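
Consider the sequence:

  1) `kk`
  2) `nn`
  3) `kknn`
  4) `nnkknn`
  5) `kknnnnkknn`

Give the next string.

Each term (from the third on) is the two preceding terms concatenated in order: term 3 = kk·nn = kknn.
Continuing: nnkknn · kknnnnkknn gives term 6.

nnkknnkknnnnkknn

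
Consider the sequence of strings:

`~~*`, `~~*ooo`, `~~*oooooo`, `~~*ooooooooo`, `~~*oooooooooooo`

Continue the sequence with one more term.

Every step adds ooo to the end: s(k+1) = s(k)·ooo.
Applying this once more to ~~*oooooooooooo:

~~*ooooooooooooooo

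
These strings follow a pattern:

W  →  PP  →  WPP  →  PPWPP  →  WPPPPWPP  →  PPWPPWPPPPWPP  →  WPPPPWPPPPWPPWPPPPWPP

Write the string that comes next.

PPWPPWPPPPWPPWPPPPWPPPPWPPWPPPPWPP

From term 3 onward, concatenate the second-to-last term with the last: W·PP = WPP, PP·WPP = PPWPP, …
The next term joins PPWPPWPPPPWPP and WPPPPWPPPPWPPWPPPPWPP.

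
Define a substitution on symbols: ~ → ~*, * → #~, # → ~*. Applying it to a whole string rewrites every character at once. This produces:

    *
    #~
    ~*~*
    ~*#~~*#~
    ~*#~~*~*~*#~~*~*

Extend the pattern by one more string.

~*#~~*~*~*#~~*#~~*#~~*~*~*#~~*#~

Applying the rule to each of the 16 symbols of ~*#~~*~*~*#~~*~* gives the pieces ~* #~ ~* ~* ~* #~ ~* #~ ~* #~ ~* ~* ~* #~ ~* #~, which concatenate to the answer.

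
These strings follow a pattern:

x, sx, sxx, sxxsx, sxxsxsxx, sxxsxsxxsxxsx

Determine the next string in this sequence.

This is a Fibonacci-style word recurrence s(k) = s(k−1)·s(k−2): e.g. sx·x = sxx.
Continuing: sxxsxsxxsxxsx · sxxsxsxx gives term 7.

sxxsxsxxsxxsxsxxsxsxx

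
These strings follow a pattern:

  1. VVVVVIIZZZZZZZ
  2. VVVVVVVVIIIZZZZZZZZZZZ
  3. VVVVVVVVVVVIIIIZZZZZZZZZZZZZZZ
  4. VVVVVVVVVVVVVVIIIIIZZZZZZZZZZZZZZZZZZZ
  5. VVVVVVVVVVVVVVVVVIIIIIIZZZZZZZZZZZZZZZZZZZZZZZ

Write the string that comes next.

VVVVVVVVVVVVVVVVVVVVIIIIIIIZZZZZZZZZZZZZZZZZZZZZZZZZZZ

Each string has the form V^{3n-1} I^{n} Z^{4n-1}, where the shown terms are n = 2, 3, 4, 5, 6.
At n = 7 the blocks have lengths 20, 7, 27.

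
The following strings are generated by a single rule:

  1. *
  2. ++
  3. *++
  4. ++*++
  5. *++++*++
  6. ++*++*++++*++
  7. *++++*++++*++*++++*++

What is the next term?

++*++*++++*++*++++*++++*++*++++*++

From term 3 onward, concatenate the second-to-last term with the last: *·++ = *++, ++·*++ = ++*++, …
Continuing: ++*++*++++*++ · *++++*++++*++*++++*++ gives term 8.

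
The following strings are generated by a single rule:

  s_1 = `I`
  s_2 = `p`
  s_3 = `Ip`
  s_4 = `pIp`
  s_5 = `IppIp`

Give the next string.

Each term (from the third on) is the two preceding terms concatenated in order: term 3 = I·p = Ip.
The next term joins pIp and IppIp.

pIpIppIp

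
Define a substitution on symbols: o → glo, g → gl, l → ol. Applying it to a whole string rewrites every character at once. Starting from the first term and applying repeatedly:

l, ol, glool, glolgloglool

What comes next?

Expanding glolgloglool: g→gl, l→ol, o→glo, l→ol, g→gl, l→ol, o→glo, g→gl, l→ol, o→glo, o→glo, l→ol. Concatenated: gl ol glo ol gl ol glo gl ol glo glo ol.

glolgloolglolgloglolgloglool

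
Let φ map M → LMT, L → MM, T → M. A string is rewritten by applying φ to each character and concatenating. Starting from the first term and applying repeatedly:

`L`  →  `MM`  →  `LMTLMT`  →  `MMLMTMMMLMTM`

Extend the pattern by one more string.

Apply φ to MMLMTMMMLMTM symbol by symbol: M→LMT, M→LMT, L→MM, M→LMT, T→M, M→LMT, M→LMT, M→LMT, L→MM, M→LMT, T→M, M→LMT; joined: LMT LMT MM LMT M LMT LMT LMT MM LMT M LMT.

LMTLMTMMLMTMLMTLMTLMTMMLMTMLMT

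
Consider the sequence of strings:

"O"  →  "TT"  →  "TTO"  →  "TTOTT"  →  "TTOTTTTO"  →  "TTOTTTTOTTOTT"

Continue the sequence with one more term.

TTOTTTTOTTOTTTTOTTTTO

This is a Fibonacci-style word recurrence s(k) = s(k−1)·s(k−2): e.g. TT·O = TTO.
The next term joins TTOTTTTOTTOTT and TTOTTTTO.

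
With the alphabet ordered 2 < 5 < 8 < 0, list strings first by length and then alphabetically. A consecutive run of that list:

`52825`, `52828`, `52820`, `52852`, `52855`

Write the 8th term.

Advancing 3 positions from 52855 through 52855 → 52858 → 52850 reaches term 8.

52882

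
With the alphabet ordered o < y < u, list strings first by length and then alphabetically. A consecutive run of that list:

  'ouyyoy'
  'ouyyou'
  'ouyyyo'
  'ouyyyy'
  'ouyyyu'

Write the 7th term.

Stepping forward 2 times from ouyyyu: ouyyyu → ouyyuo, then the target.

ouyyuy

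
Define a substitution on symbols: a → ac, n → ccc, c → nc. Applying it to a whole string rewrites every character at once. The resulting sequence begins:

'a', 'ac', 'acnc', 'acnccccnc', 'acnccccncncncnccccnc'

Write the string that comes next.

Rewriting the 20 symbols of acnccccncncncnccccnc one by one yields ac nc ccc nc nc nc nc ccc nc ccc nc ccc nc ccc nc nc nc nc ccc nc; concatenated:

acnccccncncncnccccnccccnccccnccccncncncnccccnc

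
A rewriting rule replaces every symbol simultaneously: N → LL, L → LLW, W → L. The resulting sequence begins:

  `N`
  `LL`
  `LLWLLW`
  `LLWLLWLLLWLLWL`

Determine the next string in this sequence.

Rewriting the 14 symbols of LLWLLWLLLWLLWL one by one yields LLW LLW L LLW LLW L LLW LLW LLW L LLW LLW L LLW; concatenated:

LLWLLWLLLWLLWLLLWLLWLLWLLLWLLWLLLW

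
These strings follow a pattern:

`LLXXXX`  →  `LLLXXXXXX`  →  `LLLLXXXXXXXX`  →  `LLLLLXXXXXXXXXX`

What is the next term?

Each string has the form L^{n} X^{2n}, where the shown terms are n = 2, 3, 4, 5.
At n = 6 the blocks have lengths 6, 12.

LLLLLLXXXXXXXXXXXX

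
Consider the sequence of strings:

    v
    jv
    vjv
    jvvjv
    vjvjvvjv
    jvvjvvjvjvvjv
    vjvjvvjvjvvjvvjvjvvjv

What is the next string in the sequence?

jvvjvvjvjvvjvvjvjvvjvjvvjvvjvjvvjv

This is a Fibonacci-style word recurrence s(k) = s(k−2)·s(k−1): e.g. v·jv = vjv.
So term 8 is jvvjvvjvjvvjv·vjvjvvjvjvvjvvjvjvvjv.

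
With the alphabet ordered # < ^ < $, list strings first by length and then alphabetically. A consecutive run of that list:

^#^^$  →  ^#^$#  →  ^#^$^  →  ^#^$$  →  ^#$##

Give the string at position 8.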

--

## WHAT NEEDS TO BE DONE:
Every record in the listing above is to be copied exactly.

## RESPONSE BOX:
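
Consider the sequence:

  1) `kk`
  2) `nn`
  3) `kknn`
  4) `nnkknn`
  5) `kknnnnkknn`

Give the next string.

Each term (from the third on) is the two preceding terms concatenated in order: term 3 = kk·nn = kknn.
Continuing: nnkknn · kknnnnkknn gives term 6.

nnkknnkknnnnkknn

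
Consider the sequence of strings:

`~~*`, `~~*ooo`, `~~*oooooo`, `~~*ooooooooo`, `~~*oooooooooooo`

Continue the sequence with one more term.

Every step adds ooo to the end: s(k+1) = s(k)·ooo.
Applying this once more to ~~*oooooooooooo:

~~*ooooooooooooooo

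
These strings follow a pattern:

W  →  PP  →  WPP  →  PPWPP  →  WPPPPWPP  →  PPWPPWPPPPWPP  →  WPPPPWPPPPWPPWPPPPWPP

Write the string that comes next.

PPWPPWPPPPWPPWPPPPWPPPPWPPWPPPPWPP

From term 3 onward, concatenate the second-to-last term with the last: W·PP = WPP, PP·WPP = PPWPP, …
The next term joins PPWPPWPPPPWPP and WPPPPWPPPPWPPWPPPPWPP.

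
Define a substitution on symbols: ~ → ~*, * → #~, # → ~*. Applying it to a whole string rewrites every character at once. This produces:

    *
    #~
    ~*~*
    ~*#~~*#~
    ~*#~~*~*~*#~~*~*

Extend the pattern by one more string.

~*#~~*~*~*#~~*#~~*#~~*~*~*#~~*#~

Applying the rule to each of the 16 symbols of ~*#~~*~*~*#~~*~* gives the pieces ~* #~ ~* ~* ~* #~ ~* #~ ~* #~ ~* ~* ~* #~ ~* #~, which concatenate to the answer.

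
These strings follow a pattern:

x, sx, sxx, sxxsx, sxxsxsxx, sxxsxsxxsxxsx

Determine the next string in this sequence.

This is a Fibonacci-style word recurrence s(k) = s(k−1)·s(k−2): e.g. sx·x = sxx.
Continuing: sxxsxsxxsxxsx · sxxsxsxx gives term 7.

sxxsxsxxsxxsxsxxsxsxx

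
These strings follow a pattern:

  1. VVVVVIIZZZZZZZ
  2. VVVVVVVVIIIZZZZZZZZZZZ
  3. VVVVVVVVVVVIIIIZZZZZZZZZZZZZZZ
  4. VVVVVVVVVVVVVVIIIIIZZZZZZZZZZZZZZZZZZZ
  5. VVVVVVVVVVVVVVVVVIIIIIIZZZZZZZZZZZZZZZZZZZZZZZ

Write the string that comes next.

VVVVVVVVVVVVVVVVVVVVIIIIIIIZZZZZZZZZZZZZZZZZZZZZZZZZZZ

Each string has the form V^{3n-1} I^{n} Z^{4n-1}, where the shown terms are n = 2, 3, 4, 5, 6.
At n = 7 the blocks have lengths 20, 7, 27.

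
The following strings are generated by a single rule:

  1. *
  2. ++
  3. *++
  4. ++*++
  5. *++++*++
  6. ++*++*++++*++
  7. *++++*++++*++*++++*++

What is the next term?

++*++*++++*++*++++*++++*++*++++*++

From term 3 onward, concatenate the second-to-last term with the last: *·++ = *++, ++·*++ = ++*++, …
Continuing: ++*++*++++*++ · *++++*++++*++*++++*++ gives term 8.

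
The following strings are generated by a single rule:

  s_1 = `I`
  s_2 = `p`
  s_3 = `Ip`
  s_4 = `pIp`
  s_5 = `IppIp`

Give the next string.

Each term (from the third on) is the two preceding terms concatenated in order: term 3 = I·p = Ip.
The next term joins pIp and IppIp.

pIpIppIp

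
Define a substitution on symbols: o → glo, g → gl, l → ol. Applying it to a whole string rewrites every character at once. Starting from the first term and applying repeatedly:

l, ol, glool, glolgloglool

What comes next?

Expanding glolgloglool: g→gl, l→ol, o→glo, l→ol, g→gl, l→ol, o→glo, g→gl, l→ol, o→glo, o→glo, l→ol. Concatenated: gl ol glo ol gl ol glo gl ol glo glo ol.

glolgloolglolgloglolgloglool

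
Let φ map M → LMT, L → MM, T → M. A string is rewritten by applying φ to each character and concatenating. Starting from the first term and applying repeatedly:

`L`  →  `MM`  →  `LMTLMT`  →  `MMLMTMMMLMTM`

Extend the pattern by one more string.

Apply φ to MMLMTMMMLMTM symbol by symbol: M→LMT, M→LMT, L→MM, M→LMT, T→M, M→LMT, M→LMT, M→LMT, L→MM, M→LMT, T→M, M→LMT; joined: LMT LMT MM LMT M LMT LMT LMT MM LMT M LMT.

LMTLMTMMLMTMLMTLMTLMTMMLMTMLMT

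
Consider the sequence of strings:

"O"  →  "TT"  →  "TTO"  →  "TTOTT"  →  "TTOTTTTO"  →  "TTOTTTTOTTOTT"

Continue the sequence with one more term.

TTOTTTTOTTOTTTTOTTTTO

This is a Fibonacci-style word recurrence s(k) = s(k−1)·s(k−2): e.g. TT·O = TTO.
The next term joins TTOTTTTOTTOTT and TTOTTTTO.

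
With the alphabet ordered 2 < 5 < 8 < 0, list strings first by length and then alphabetically. A consecutive run of that list:

`52825`, `52828`, `52820`, `52852`, `52855`

Write the 8th term.

Advancing 3 positions from 52855 through 52855 → 52858 → 52850 reaches term 8.

52882

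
With the alphabet ordered o < y < u, list strings first by length and then alphabetically. A consecutive run of that list:

  'ouyyoy'
  'ouyyou'
  'ouyyyo'
  'ouyyyy'
  'ouyyyu'

Write the 7th term.

Stepping forward 2 times from ouyyyu: ouyyyu → ouyyuo, then the target.

ouyyuy

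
Define a substitution on symbols: a → ac, n → ccc, c → nc. Applying it to a whole string rewrites every character at once. The resulting sequence begins:

'a', 'ac', 'acnc', 'acnccccnc', 'acnccccncncncnccccnc'

Write the string that comes next.

Rewriting the 20 symbols of acnccccncncncnccccnc one by one yields ac nc ccc nc nc nc nc ccc nc ccc nc ccc nc ccc nc nc nc nc ccc nc; concatenated:

acnccccncncncnccccnccccnccccnccccncncncnccccnc

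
A rewriting rule replaces every symbol simultaneously: N → LL, L → LLW, W → L. The resulting sequence begins:

  `N`
  `LL`
  `LLWLLW`
  `LLWLLWLLLWLLWL`

Determine the next string in this sequence.

Rewriting the 14 symbols of LLWLLWLLLWLLWL one by one yields LLW LLW L LLW LLW L LLW LLW LLW L LLW LLW L LLW; concatenated:

LLWLLWLLLWLLWLLLWLLWLLWLLLWLLWLLLW

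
These strings follow a pattern:

`LLXXXX`  →  `LLLXXXXXX`  →  `LLLLXXXXXXXX`  →  `LLLLLXXXXXXXXXX`

What is the next term?

Each string has the form L^{n} X^{2n}, where the shown terms are n = 2, 3, 4, 5.
At n = 6 the blocks have lengths 6, 12.

LLLLLLXXXXXXXXXXXX

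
Consider the sequence of strings:

    v
    jv
    vjv
    jvvjv
    vjvjvvjv
    jvvjvvjvjvvjv
    vjvjvvjvjvvjvvjvjvvjv

What is the next string in the sequence?

jvvjvvjvjvvjvvjvjvvjvjvvjvvjvjvvjv

This is a Fibonacci-style word recurrence s(k) = s(k−2)·s(k−1): e.g. v·jv = vjv.
So term 8 is jvvjvvjvjvvjv·vjvjvvjvjvvjvvjvjvvjv.

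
With the alphabet ordered # < ^ < $, list strings first by length and then alphabetically. A consecutive run of that list:

^#^^$  →  ^#^$#  →  ^#^$^  →  ^#^$$  →  ^#$##

Give the string at position 8.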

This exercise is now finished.